Working data ::
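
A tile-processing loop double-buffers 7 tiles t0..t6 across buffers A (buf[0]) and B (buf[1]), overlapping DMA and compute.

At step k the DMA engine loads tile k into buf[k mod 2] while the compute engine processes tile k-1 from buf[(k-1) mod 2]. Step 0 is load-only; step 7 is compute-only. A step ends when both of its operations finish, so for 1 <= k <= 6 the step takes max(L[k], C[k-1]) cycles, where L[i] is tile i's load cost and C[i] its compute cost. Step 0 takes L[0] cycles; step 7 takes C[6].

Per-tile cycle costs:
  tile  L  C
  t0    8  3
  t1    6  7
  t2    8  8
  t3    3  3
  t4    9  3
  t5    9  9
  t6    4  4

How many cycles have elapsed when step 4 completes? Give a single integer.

end_cycle[4] = 39

  0. 8=8c; end=8; A:t0 B:-
  1. max(6,3)=6c; end=14; A:t0 B:t1
  2. max(8,7)=8c; end=22; A:t2 B:t1
  3. max(3,8)=8c; end=30; A:t2 B:t3
  4. max(9,3)=9c; end=39; A:t4 B:t3
  5. max(9,3)=9c; end=48; A:t4 B:t5
  6. max(4,9)=9c; end=57; A:t6 B:t5
  7. 4=4c; end=61; A:t6 B:t5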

Exercise description ::
Copy the records. Each line should match exactly.

Task response ::
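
A tile-processing loop double-buffers 7 tiles t0..t6 across buffers A (buf[0]) and B (buf[1]), overlapping DMA and compute.

At step k the DMA engine loads tile k into buf[k mod 2] while the compute engine processes tile k-1 from buf[(k-1) mod 2]. Step 0 is load-only; step 7 is compute-only. A step ends when both of its operations finish, so for 1 <= k <= 6 the step takes max(L[k], C[k-1]) cycles, where L[i] is tile i's load cost and C[i] its compute cost. Step 0 takes L[0] cycles; step 7 takes C[6].

Per-tile cycle costs:
  tile  L  C
  t0    8  3
  t1    6  7
  t2    8  8
  t3    3  3
  t4    9  3
  t5    9  9
  t6    4  4

How many cycles have elapsed when step 4 completes? Give a single integer.

end_cycle[4] = 39

  0. 8=8c; end=8; A:t0 B:-
  1. max(6,3)=6c; end=14; A:t0 B:t1
  2. max(8,7)=8c; end=22; A:t2 B:t1
  3. max(3,8)=8c; end=30; A:t2 B:t3
  4. max(9,3)=9c; end=39; A:t4 B:t3
  5. max(9,3)=9c; end=48; A:t4 B:t5
  6. max(4,9)=9c; end=57; A:t6 B:t5
  7. 4=4c; end=61; A:t6 B:t5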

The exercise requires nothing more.